■ **Task goal**
Check each line of the entries below for the word "after", and copy the lines that have it.

■ **Available data**

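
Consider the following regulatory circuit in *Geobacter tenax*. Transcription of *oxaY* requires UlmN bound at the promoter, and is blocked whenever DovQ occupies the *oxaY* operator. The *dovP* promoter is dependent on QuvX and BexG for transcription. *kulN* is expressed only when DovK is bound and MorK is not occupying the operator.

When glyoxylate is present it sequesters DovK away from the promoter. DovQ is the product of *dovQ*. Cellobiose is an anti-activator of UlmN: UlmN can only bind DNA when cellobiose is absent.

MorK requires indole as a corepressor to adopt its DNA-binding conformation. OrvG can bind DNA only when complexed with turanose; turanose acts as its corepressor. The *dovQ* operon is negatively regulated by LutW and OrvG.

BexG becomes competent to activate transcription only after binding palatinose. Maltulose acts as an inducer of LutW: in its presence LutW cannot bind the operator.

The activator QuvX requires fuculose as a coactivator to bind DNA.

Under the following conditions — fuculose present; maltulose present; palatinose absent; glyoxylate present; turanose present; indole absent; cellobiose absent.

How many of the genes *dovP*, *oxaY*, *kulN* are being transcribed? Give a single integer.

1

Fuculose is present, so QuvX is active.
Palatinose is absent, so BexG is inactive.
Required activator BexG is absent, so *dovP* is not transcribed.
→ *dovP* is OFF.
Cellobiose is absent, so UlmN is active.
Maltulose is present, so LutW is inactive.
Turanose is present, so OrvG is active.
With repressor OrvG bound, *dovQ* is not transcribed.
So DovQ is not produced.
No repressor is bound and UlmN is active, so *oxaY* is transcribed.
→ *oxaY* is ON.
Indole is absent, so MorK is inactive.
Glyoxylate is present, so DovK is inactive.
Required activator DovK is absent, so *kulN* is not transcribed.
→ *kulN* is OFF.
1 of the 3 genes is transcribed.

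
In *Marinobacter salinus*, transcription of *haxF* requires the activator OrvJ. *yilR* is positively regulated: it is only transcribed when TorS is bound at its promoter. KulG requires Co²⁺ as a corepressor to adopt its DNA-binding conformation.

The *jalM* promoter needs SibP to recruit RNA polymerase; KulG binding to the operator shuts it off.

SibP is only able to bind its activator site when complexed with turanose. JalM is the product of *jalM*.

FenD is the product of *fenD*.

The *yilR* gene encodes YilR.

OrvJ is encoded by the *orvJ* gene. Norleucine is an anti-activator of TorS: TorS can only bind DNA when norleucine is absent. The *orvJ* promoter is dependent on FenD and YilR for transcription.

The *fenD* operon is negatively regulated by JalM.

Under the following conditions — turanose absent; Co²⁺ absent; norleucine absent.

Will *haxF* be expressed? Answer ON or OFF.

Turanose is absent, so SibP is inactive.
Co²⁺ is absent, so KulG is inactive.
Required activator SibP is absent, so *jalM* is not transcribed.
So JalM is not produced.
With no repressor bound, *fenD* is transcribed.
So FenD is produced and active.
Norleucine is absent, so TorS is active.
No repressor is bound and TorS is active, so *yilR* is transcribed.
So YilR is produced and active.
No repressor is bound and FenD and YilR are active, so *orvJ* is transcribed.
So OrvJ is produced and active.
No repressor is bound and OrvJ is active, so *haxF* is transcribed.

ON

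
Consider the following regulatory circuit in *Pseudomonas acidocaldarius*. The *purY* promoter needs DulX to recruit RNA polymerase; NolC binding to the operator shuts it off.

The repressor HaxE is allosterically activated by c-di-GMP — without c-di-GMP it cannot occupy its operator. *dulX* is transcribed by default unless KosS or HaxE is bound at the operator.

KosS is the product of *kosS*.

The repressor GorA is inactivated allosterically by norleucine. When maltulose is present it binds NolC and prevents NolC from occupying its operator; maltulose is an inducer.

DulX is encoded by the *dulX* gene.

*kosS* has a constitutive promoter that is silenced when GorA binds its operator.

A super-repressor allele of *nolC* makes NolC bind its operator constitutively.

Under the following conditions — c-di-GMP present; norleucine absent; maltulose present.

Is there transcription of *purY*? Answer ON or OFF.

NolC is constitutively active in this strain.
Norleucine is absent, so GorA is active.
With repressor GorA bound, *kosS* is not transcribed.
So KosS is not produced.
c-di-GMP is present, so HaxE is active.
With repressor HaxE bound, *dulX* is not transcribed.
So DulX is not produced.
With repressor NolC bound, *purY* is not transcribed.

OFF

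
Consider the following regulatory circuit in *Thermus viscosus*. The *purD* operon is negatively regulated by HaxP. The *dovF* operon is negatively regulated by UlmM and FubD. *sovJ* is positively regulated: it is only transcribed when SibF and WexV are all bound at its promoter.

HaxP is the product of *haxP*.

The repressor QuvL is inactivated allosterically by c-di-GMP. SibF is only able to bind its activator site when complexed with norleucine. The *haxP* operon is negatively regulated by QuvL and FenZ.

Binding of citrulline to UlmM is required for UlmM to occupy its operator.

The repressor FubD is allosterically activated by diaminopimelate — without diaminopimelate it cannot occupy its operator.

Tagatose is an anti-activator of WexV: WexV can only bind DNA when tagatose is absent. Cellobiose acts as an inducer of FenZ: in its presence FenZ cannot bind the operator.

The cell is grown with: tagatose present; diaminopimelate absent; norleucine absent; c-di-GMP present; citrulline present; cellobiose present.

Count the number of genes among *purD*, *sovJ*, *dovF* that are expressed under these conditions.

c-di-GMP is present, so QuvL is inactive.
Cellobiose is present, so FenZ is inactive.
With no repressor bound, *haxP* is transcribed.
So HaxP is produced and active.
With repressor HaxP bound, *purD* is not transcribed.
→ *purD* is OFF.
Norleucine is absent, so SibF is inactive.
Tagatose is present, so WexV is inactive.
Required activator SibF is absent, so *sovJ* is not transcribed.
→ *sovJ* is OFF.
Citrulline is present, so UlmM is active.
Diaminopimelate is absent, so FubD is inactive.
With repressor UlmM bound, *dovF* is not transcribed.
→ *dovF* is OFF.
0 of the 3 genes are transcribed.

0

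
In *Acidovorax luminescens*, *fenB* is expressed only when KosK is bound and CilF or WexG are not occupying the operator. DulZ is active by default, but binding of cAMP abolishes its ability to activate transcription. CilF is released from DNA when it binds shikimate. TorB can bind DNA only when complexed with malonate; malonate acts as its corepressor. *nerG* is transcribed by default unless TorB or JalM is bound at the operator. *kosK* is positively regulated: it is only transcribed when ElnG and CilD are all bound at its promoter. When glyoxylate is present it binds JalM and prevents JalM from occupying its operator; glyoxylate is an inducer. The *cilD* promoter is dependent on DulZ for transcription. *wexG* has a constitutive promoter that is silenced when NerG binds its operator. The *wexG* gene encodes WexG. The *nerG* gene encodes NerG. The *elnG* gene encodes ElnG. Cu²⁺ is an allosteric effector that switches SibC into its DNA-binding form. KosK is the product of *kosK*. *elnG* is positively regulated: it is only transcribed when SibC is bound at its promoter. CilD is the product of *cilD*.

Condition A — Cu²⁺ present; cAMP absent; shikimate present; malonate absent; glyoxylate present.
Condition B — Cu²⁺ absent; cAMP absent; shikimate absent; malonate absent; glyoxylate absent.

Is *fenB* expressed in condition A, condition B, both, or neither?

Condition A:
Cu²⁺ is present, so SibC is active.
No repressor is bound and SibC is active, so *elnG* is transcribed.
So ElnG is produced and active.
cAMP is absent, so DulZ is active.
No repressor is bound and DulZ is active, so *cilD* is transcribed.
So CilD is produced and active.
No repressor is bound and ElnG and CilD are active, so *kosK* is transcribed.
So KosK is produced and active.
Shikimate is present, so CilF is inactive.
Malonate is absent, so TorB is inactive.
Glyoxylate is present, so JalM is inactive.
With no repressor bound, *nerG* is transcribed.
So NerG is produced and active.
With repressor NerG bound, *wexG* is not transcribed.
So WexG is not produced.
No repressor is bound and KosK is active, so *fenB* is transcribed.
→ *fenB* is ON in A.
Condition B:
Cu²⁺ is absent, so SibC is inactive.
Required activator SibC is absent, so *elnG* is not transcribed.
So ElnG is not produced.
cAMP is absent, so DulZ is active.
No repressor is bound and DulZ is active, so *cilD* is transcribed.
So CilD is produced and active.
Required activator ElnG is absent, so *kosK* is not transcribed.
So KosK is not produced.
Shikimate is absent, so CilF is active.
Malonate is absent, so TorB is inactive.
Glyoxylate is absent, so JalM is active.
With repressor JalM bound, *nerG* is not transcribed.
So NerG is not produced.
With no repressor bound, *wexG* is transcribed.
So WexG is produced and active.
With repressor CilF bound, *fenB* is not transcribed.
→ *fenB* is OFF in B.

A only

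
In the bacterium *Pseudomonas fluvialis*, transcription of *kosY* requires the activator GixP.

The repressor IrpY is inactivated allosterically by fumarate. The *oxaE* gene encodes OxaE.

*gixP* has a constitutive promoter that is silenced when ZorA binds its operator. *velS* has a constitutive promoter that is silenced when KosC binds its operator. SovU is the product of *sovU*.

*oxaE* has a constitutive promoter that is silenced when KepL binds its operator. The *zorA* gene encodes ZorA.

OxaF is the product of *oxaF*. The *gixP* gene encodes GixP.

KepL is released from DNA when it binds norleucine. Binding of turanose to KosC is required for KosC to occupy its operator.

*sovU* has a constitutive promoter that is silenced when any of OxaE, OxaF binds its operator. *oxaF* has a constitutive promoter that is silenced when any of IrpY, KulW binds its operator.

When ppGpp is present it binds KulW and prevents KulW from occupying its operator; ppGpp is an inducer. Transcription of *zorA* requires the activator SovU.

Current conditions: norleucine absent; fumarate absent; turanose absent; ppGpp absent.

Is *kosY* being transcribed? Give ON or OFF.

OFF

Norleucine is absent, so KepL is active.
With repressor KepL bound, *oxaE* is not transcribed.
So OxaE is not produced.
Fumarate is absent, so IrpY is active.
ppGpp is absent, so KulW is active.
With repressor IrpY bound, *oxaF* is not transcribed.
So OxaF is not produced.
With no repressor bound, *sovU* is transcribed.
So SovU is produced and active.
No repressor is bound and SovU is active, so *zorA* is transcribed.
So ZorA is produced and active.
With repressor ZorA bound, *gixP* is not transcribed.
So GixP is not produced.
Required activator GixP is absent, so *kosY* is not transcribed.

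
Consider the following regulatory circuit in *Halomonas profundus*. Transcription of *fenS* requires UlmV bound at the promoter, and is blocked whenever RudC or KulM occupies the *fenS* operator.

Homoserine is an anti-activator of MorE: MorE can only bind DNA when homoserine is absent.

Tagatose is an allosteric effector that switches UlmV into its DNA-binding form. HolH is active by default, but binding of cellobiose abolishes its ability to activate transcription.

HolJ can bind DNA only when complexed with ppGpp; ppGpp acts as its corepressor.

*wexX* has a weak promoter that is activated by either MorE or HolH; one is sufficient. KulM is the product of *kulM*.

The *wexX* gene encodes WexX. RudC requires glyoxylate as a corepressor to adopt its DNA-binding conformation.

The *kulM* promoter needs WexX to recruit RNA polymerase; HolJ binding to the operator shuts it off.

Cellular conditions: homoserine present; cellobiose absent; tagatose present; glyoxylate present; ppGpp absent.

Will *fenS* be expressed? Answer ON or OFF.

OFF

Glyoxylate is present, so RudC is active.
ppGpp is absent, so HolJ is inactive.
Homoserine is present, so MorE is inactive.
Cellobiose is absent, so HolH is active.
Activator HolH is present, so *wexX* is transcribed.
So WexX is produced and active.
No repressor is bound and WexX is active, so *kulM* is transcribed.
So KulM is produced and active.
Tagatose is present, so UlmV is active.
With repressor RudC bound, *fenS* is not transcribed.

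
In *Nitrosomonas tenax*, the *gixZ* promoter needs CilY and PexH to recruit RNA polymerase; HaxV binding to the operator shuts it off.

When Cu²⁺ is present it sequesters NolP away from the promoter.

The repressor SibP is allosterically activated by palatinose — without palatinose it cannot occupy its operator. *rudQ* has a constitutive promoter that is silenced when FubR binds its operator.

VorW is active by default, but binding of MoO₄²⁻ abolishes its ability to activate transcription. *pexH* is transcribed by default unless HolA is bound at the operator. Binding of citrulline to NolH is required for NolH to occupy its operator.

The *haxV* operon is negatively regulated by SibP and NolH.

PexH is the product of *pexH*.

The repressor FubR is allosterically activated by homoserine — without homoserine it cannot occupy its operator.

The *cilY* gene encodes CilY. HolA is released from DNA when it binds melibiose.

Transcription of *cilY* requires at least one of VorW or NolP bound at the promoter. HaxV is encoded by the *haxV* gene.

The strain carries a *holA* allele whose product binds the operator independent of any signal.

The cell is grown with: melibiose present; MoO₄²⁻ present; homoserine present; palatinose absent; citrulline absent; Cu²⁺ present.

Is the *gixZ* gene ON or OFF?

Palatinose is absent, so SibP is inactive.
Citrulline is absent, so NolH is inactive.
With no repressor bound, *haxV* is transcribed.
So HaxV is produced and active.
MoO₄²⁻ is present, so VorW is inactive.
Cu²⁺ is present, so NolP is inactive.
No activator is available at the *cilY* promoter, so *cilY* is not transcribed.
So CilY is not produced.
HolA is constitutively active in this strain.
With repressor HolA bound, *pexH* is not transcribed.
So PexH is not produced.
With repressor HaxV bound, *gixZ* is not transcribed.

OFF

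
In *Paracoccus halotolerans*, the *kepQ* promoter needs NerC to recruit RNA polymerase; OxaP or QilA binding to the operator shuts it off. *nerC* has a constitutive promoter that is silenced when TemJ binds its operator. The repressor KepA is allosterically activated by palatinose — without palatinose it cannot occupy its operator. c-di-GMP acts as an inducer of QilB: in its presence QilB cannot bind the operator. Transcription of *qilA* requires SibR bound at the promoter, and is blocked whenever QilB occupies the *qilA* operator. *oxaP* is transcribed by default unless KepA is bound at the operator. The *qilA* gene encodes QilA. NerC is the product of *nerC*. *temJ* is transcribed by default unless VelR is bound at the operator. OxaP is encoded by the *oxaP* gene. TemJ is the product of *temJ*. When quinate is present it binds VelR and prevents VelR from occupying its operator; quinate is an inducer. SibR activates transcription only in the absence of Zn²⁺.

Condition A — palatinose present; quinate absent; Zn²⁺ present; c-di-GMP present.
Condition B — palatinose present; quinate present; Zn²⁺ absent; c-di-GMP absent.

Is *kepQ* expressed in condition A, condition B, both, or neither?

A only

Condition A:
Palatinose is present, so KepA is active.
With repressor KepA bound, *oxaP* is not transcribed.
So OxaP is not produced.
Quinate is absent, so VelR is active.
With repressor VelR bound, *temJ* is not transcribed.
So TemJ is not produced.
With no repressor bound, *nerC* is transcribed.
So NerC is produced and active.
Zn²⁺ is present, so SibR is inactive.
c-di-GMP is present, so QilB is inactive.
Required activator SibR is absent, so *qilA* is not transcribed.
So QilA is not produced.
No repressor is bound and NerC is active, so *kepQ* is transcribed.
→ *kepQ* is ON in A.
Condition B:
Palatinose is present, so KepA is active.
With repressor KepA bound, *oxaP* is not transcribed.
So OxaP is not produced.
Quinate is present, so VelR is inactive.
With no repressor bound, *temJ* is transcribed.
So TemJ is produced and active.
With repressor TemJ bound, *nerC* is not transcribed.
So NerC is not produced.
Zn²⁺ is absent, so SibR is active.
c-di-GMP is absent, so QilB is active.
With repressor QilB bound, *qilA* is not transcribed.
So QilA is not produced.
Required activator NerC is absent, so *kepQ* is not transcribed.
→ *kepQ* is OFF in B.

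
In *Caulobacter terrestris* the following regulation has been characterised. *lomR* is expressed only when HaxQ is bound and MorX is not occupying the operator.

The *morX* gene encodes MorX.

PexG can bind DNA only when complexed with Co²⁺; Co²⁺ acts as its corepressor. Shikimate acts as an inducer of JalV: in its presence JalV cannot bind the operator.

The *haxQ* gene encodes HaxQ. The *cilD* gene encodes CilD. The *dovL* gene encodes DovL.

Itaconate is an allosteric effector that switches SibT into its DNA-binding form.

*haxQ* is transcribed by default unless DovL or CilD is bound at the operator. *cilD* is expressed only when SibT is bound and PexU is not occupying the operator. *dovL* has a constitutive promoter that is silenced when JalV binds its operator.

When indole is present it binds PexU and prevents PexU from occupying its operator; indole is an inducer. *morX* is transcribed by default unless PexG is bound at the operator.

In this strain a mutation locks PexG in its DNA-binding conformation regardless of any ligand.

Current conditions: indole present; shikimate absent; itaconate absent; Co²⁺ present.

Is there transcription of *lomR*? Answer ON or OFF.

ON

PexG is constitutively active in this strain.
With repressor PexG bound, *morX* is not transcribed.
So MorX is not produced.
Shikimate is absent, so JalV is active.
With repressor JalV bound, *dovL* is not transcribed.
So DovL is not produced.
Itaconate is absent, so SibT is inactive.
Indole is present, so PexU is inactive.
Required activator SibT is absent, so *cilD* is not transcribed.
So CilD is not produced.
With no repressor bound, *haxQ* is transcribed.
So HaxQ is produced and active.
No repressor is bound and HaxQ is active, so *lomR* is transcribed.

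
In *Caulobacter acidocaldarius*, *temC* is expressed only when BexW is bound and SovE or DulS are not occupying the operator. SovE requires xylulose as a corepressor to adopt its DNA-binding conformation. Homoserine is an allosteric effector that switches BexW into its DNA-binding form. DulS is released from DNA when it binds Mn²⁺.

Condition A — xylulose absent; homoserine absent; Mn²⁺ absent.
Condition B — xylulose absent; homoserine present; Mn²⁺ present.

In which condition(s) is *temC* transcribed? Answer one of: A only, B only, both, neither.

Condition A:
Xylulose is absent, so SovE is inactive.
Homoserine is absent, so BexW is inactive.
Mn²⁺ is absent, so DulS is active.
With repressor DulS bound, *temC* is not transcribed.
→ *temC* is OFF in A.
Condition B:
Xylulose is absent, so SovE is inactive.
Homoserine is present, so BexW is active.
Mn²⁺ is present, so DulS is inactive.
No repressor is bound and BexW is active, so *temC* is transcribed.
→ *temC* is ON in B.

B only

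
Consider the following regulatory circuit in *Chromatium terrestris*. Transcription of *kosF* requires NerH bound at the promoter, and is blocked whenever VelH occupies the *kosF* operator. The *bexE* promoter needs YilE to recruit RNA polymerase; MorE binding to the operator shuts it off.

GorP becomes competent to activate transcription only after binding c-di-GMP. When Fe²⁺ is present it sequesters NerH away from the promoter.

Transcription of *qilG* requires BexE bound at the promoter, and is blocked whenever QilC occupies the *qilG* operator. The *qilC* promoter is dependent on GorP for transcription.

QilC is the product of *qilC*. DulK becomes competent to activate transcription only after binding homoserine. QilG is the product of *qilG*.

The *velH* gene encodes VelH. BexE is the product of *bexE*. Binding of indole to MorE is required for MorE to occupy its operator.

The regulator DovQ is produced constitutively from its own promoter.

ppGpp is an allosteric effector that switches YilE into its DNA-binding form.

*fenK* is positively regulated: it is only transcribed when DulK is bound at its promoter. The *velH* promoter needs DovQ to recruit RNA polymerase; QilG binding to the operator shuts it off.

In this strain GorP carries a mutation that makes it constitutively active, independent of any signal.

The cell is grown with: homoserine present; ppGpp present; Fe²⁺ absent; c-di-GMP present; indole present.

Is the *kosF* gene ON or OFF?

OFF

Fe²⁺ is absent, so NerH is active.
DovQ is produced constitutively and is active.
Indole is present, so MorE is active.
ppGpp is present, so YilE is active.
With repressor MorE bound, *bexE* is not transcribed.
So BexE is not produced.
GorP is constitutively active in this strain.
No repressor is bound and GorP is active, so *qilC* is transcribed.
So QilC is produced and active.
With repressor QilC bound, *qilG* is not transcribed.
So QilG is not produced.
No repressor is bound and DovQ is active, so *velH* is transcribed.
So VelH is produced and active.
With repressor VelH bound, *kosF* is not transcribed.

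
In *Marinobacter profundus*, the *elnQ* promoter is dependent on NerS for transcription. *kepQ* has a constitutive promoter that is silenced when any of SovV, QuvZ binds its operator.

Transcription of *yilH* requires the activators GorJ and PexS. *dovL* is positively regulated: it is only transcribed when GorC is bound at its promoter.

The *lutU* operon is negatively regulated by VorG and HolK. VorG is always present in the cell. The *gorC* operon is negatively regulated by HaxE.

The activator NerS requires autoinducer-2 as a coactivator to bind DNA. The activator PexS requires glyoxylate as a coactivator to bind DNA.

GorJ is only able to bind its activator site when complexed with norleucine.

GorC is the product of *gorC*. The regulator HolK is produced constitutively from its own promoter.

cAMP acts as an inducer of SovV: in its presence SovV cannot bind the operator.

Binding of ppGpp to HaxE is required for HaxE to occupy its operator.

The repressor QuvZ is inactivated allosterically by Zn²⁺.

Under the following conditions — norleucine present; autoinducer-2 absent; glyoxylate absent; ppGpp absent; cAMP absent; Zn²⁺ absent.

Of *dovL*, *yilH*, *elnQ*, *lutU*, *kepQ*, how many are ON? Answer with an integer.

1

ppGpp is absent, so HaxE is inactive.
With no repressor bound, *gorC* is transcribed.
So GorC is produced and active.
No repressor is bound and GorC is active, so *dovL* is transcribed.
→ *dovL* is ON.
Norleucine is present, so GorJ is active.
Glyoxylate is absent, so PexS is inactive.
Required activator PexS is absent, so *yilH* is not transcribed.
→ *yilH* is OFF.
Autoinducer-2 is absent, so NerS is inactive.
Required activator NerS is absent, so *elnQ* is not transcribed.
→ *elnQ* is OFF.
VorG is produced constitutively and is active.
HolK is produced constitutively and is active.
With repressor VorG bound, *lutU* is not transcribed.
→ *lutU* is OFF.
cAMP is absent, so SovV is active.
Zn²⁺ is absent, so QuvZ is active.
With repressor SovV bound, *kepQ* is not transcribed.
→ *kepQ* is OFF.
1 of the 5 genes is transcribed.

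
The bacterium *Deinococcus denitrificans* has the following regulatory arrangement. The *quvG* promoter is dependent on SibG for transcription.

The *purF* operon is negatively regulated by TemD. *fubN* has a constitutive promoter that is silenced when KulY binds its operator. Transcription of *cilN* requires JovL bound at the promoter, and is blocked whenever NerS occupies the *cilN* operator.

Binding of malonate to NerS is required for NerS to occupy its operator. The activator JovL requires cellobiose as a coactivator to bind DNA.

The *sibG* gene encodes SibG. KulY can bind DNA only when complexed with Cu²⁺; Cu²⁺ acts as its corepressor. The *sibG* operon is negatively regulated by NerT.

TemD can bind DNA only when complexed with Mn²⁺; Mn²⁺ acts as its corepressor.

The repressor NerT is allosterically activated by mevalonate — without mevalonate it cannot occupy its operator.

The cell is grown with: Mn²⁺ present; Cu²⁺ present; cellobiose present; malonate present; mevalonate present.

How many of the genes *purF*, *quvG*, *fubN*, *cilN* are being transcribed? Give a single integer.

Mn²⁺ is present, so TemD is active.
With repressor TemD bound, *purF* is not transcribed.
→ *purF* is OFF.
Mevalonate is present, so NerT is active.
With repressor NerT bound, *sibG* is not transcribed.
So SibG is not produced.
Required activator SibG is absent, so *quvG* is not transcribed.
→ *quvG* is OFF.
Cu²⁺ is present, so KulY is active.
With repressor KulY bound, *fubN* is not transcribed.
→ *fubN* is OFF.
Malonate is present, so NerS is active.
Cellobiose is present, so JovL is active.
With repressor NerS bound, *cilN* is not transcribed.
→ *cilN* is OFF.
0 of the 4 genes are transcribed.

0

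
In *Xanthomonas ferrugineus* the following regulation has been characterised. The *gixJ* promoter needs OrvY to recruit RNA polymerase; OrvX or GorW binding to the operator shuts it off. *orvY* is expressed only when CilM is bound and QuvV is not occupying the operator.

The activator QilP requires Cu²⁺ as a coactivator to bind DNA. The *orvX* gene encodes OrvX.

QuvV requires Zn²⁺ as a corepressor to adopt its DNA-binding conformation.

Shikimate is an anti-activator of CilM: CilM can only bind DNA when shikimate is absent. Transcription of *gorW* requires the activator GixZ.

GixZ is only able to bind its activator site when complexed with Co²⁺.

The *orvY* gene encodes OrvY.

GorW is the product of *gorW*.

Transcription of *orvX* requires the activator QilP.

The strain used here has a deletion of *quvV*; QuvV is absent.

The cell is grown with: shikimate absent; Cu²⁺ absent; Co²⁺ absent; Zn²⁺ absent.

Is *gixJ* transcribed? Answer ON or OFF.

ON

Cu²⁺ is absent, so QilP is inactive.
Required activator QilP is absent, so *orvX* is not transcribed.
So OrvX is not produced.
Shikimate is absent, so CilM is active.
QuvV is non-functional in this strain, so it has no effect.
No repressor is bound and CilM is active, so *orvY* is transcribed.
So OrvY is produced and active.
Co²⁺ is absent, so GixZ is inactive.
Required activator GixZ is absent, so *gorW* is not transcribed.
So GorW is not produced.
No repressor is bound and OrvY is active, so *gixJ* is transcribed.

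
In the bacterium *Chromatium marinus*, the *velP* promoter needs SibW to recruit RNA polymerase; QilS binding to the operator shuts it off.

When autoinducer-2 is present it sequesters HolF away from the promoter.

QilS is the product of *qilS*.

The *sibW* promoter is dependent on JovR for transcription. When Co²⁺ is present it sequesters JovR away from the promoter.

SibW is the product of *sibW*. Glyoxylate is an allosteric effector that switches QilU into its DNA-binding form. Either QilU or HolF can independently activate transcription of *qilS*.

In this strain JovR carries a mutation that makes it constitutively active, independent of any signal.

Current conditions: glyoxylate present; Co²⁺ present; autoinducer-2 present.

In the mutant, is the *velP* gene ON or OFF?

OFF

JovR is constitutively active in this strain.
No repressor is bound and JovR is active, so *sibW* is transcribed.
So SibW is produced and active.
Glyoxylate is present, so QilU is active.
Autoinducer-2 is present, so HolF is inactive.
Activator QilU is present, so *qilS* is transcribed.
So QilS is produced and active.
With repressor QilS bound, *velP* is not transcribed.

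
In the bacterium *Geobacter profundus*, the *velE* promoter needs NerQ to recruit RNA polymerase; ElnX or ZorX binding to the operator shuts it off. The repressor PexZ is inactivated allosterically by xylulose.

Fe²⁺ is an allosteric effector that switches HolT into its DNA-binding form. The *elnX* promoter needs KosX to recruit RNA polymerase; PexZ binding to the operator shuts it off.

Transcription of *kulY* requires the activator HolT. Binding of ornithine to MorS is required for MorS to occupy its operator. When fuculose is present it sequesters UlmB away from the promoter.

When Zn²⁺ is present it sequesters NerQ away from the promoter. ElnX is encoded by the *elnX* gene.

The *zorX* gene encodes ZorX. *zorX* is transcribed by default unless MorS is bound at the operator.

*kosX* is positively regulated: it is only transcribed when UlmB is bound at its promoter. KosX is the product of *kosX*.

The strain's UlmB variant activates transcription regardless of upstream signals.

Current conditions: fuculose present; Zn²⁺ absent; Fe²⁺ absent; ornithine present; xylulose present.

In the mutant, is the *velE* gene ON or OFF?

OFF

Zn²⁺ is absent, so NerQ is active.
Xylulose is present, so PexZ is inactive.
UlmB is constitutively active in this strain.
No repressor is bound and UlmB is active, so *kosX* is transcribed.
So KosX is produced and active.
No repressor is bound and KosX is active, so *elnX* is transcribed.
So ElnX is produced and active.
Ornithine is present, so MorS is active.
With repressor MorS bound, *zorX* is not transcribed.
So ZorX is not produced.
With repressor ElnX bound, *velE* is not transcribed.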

■ **Task solution**
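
BexG becomes competent to activate transcription only after binding palatinose. Maltulose acts as an inducer of LutW: in its presence LutW cannot bind the operator.
GorP becomes competent to activate transcription only after binding c-di-GMP. When Fe²⁺ is present it sequesters NerH away from the promoter.
QilC is the product of *qilC*. DulK becomes competent to activate transcription only after binding homoserine. QilG is the product of *qilG*.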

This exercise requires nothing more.